- _How to complete this task_
Reproduce the full set of records verbatim.

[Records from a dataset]
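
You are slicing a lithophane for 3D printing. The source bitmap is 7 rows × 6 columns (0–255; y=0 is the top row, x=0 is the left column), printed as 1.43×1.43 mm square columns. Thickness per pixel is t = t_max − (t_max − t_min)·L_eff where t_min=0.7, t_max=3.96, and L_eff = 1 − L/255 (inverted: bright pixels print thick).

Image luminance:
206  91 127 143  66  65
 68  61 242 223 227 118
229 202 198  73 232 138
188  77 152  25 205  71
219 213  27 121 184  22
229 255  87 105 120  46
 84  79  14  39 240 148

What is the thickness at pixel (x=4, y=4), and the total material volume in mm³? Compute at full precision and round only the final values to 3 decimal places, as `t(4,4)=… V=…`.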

- _Answer to this problem_
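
You are slicing a lithophane for 3D printing. The source bitmap is 7 rows × 6 columns (0–255; y=0 is the top row, x=0 is the left column), printed as 1.43×1.43 mm square columns. Thickness per pixel is t = t_max − (t_max − t_min)·L_eff where t_min=0.7, t_max=3.96, and L_eff = 1 − L/255 (inverted: bright pixels print thick).

Image luminance:
206  91 127 143  66  65
 68  61 242 223 227 118
229 202 198  73 232 138
188  77 152  25 205  71
219 213  27 121 184  22
229 255  87 105 120  46
 84  79  14  39 240 148

What is the thickness at pixel (x=4, y=4), and the total material volume in mm³? Compute at full precision and round only the final values to 3 decimal places, as `t(4,4)=… V=…`.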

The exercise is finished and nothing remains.